■ **Your objective**:
Repeat, please, only the lines from the top of the data down to the line with "Answer: $-287$"; include both of those lines.
=== Begin Enclosure ===
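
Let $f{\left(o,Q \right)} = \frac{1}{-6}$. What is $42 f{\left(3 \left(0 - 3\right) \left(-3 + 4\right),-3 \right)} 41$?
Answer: $-287$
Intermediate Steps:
$f{\left(o,Q \right)} = - \frac{1}{6}$
$42 f{\left(3 \left(0 - 3\right) \left(-3 + 4\right),-3 \right)} 41 = 42 \left(- \frac{1}{6}\right) 41 = \left(-7\right) 41 = -287$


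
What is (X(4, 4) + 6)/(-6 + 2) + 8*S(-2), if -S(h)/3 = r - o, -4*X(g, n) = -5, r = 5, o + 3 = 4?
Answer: -1565/16 ≈ -97.813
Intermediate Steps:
o = 1 (o = -3 + 4 = 1)
X(g, n) = 5/4 (X(g, n) = -¼*(-5) = 5/4)
S(h) = -12 (S(h) = -3*(5 - 1*1) = -3*(5 - 1) = -3*4 = -12)
(X(4, 4) + 6)/(-6 + 2) + 8*S(-2) = (5/4 + 6)/(-6 + 2) + 8*(-12) = (29/4)/(-4) - 96 = (29/4)*(-¼) - 96 = -29/16 - 96 = -1565/16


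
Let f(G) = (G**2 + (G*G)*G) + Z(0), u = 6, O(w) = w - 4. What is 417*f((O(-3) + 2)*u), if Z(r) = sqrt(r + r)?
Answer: -10883700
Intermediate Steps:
O(w) = -4 + w
Z(r) = sqrt(2)*sqrt(r) (Z(r) = sqrt(2*r) = sqrt(2)*sqrt(r))
f(G) = G**2 + G**3 (f(G) = (G**2 + (G*G)*G) + sqrt(2)*sqrt(0) = (G**2 + G**2*G) + sqrt(2)*0 = (G**2 + G**3) + 0 = G**2 + G**3)
417*f((O(-3) + 2)*u) = 417*((((-4 - 3) + 2)*6)**2*(1 + ((-4 - 3) + 2)*6)) = 417*(((-7 + 2)*6)**2*(1 + (-7 + 2)*6)) = 417*((-5*6)**2*(1 - 5*6)) = 417*((-30)**2*(1 - 30)) = 417*(900*(-29)) = 417*(-26100) = -10883700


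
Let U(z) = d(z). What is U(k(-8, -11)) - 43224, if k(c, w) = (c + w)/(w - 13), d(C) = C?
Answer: -1037357/24 ≈ -43223.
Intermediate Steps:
k(c, w) = (c + w)/(-13 + w)
U(z) = z
U(k(-8, -11)) - 43224 = (-8 - 11)/(-13 - 11) - 43224 = -19/(-24) - 43224 = -1/24*(-19) - 43224 = 19/24 - 43224 = -1037357/24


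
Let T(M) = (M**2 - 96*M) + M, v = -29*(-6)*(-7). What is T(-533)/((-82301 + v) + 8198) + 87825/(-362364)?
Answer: -42635664787/9097872948 ≈ -4.6863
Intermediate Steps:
v = -1218 (v = 174*(-7) = -1218)
T(M) = M**2 - 95*M
T(-533)/((-82301 + v) + 8198) + 87825/(-362364) = (-533*(-95 - 533))/((-82301 - 1218) + 8198) + 87825/(-362364) = (-533*(-628))/(-83519 + 8198) + 87825*(-1/362364) = 334724/(-75321) - 29275/120788 = 334724*(-1/75321) - 29275/120788 = -334724/75321 - 29275/120788 = -42635664787/9097872948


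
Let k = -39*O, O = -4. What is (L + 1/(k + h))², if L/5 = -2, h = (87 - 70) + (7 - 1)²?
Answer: 4363921/43681 ≈ 99.904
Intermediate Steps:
k = 156 (k = -39*(-4) = 156)
h = 53 (h = 17 + 6² = 17 + 36 = 53)
L = -10 (L = 5*(-2) = -10)
(L + 1/(k + h))² = (-10 + 1/(156 + 53))² = (-10 + 1/209)² = (-2089/209)² = 4363921/43681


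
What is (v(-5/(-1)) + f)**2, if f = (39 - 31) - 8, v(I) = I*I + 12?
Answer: 1369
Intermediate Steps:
v(I) = 12 + I**2 (v(I) = I**2 + 12 = 12 + I**2)
f = 0 (f = 8 - 8 = 0)
(v(-5/(-1)) + f)**2 = ((12 + (-5/(-1))**2) + 0)**2 = ((12 + (-5*(-1))**2) + 0)**2 = ((12 + 5**2) + 0)**2 = ((12 + 25) + 0)**2 = (37 + 0)**2 = 37**2 = 1369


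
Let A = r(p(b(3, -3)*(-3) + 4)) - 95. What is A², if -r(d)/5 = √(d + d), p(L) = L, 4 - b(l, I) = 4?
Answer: 9225 + 1900*√2 ≈ 11912.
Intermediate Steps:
b(l, I) = 0 (b(l, I) = 4 - 1*4 = 4 - 4 = 0)
r(d) = -5*√2*√d (r(d) = -5*√(d + d) = -5*√2*√d)
A = -95 - 10*√2 (A = -5*√2*√(0*(-3) + 4) - 95 = -5*√2*√(0 + 4) - 95 = -5*√2*√4 - 95 = -5*√2*2 - 95 = -10*√2 - 95 = -95 - 10*√2 ≈ -109.14)
A² = (-95 - 10*√2)²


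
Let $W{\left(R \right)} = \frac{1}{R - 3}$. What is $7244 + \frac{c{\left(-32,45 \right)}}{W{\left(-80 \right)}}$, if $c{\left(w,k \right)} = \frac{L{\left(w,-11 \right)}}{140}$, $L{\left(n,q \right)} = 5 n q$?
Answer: $\frac{43404}{7} \approx 6200.6$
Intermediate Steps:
$W{\left(R \right)} = \frac{1}{-3 + R}$
$L{\left(n,q \right)} = 5 n q$
$c{\left(w,k \right)} = - \frac{11 w}{28}$ ($c{\left(w,k \right)} = \frac{5 w \left(-11\right)}{140} = - 55 w \frac{1}{140} = - \frac{11 w}{28}$)
$7244 + \frac{c{\left(-32,45 \right)}}{W{\left(-80 \right)}} = 7244 + \frac{\left(- \frac{11}{28}\right) \left(-32\right)}{\frac{1}{-3 - 80}} = 7244 + \frac{88}{7 \frac{1}{-83}} = 7244 + \frac{88}{7 \left(- \frac{1}{83}\right)} = 7244 + \frac{88}{7} \left(-83\right) = 7244 - \frac{7304}{7} = \frac{43404}{7}$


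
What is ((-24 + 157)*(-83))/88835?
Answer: -11039/88835 ≈ -0.12426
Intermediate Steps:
((-24 + 157)*(-83))/88835 = (133*(-83))*(1/88835) = -11039*1/88835 = -11039/88835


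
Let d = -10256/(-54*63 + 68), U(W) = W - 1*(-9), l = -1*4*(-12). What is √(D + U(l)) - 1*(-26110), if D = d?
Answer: 26110 + √166945049/1667 ≈ 26118.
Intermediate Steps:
l = 48 (l = -4*(-12) = 48)
U(W) = 9 + W (U(W) = W + 9 = 9 + W)
d = 5128/1667 (d = -10256/(-3402 + 68) = -10256/(-3334) = -10256*(-1/3334) = 5128/1667 ≈ 3.0762)
D = 5128/1667 ≈ 3.0762
√(D + U(l)) - 1*(-26110) = √(5128/1667 + (9 + 48)) - 1*(-26110) = √(5128/1667 + 57) + 26110 = √(100147/1667) + 26110 = √166945049/1667 + 26110 = 26110 + √166945049/1667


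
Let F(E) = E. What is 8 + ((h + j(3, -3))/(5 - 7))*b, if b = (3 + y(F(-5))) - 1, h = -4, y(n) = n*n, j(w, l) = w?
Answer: 43/2 ≈ 21.500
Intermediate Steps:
y(n) = n**2
b = 27 (b = (3 + (-5)**2) - 1 = (3 + 25) - 1 = 28 - 1 = 27)
8 + ((h + j(3, -3))/(5 - 7))*b = 8 + ((-4 + 3)/(5 - 7))*27 = 8 - 1/(-2)*27 = 8 - 1*(-1/2)*27 = 8 + (1/2)*27 = 8 + 27/2 = 43/2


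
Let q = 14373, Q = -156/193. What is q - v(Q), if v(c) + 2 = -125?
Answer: 14500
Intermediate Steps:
Q = -156/193 (Q = -156*1/193 = -156/193 ≈ -0.80829)
v(c) = -127 (v(c) = -2 - 125 = -127)
q - v(Q) = 14373 - 1*(-127) = 14373 + 127 = 14500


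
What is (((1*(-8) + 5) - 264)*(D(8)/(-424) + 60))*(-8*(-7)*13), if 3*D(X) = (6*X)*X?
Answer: -615005664/53 ≈ -1.1604e+7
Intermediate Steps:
D(X) = 2*X² (D(X) = ((6*X)*X)/3 = (6*X²)/3 = 2*X²)
(((1*(-8) + 5) - 264)*(D(8)/(-424) + 60))*(-8*(-7)*13) = (((1*(-8) + 5) - 264)*((2*8²)/(-424) + 60))*(-8*(-7)*13) = (((-8 + 5) - 264)*((2*64)*(-1/424) + 60))*(56*13) = ((-3 - 264)*(128*(-1/424) + 60))*728 = -267*(-16/53 + 60)*728 = -267*3164/53*728 = -844788/53*728 = -615005664/53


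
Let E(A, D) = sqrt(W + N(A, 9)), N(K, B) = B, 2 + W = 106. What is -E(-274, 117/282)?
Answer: -sqrt(113) ≈ -10.630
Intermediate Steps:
W = 104 (W = -2 + 106 = 104)
E(A, D) = sqrt(113) (E(A, D) = sqrt(104 + 9) = sqrt(113))
-E(-274, 117/282) = -sqrt(113)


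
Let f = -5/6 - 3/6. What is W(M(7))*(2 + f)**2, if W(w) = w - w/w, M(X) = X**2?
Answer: 64/3 ≈ 21.333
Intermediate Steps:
f = -4/3 (f = -5*1/6 - 3*1/6 = -5/6 - 1/2 = -4/3 ≈ -1.3333)
W(w) = -1 + w (W(w) = w - 1*1 = w - 1 = -1 + w)
W(M(7))*(2 + f)**2 = (-1 + 7**2)*(2 - 4/3)**2 = (-1 + 49)*(2/3)**2 = 48*(4/9) = 64/3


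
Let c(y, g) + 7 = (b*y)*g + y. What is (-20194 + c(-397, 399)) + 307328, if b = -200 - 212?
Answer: 65548766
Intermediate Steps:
b = -412
c(y, g) = -7 + y - 412*g*y (c(y, g) = -7 + ((-412*y)*g + y) = -7 + (-412*g*y + y) = -7 + (y - 412*g*y) = -7 + y - 412*g*y)
(-20194 + c(-397, 399)) + 307328 = (-20194 + (-7 - 397 - 412*399*(-397))) + 307328 = (-20194 + (-7 - 397 + 65262036)) + 307328 = (-20194 + 65261632) + 307328 = 65241438 + 307328 = 65548766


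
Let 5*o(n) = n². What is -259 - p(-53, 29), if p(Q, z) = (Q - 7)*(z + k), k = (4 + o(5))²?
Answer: 6341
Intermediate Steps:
o(n) = n²/5
k = 81 (k = (4 + (⅕)*5²)² = (4 + (⅕)*25)² = (4 + 5)² = 9² = 81)
p(Q, z) = (-7 + Q)*(81 + z) (p(Q, z) = (Q - 7)*(z + 81) = (-7 + Q)*(81 + z))
-259 - p(-53, 29) = -259 - (-567 - 7*29 + 81*(-53) - 53*29) = -259 - (-567 - 203 - 4293 - 1537) = -259 - 1*(-6600) = -259 + 6600 = 6341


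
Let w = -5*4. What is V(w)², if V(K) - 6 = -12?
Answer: 36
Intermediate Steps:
w = -20
V(K) = -6 (V(K) = 6 - 12 = -6)
V(w)² = (-6)² = 36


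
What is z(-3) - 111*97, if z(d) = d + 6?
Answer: -10764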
=== End Enclosure ===
■ **Answer area**:
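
Let $f{\left(o,Q \right)} = \frac{1}{-6}$. What is $42 f{\left(3 \left(0 - 3\right) \left(-3 + 4\right),-3 \right)} 41$?
Answer: $-287$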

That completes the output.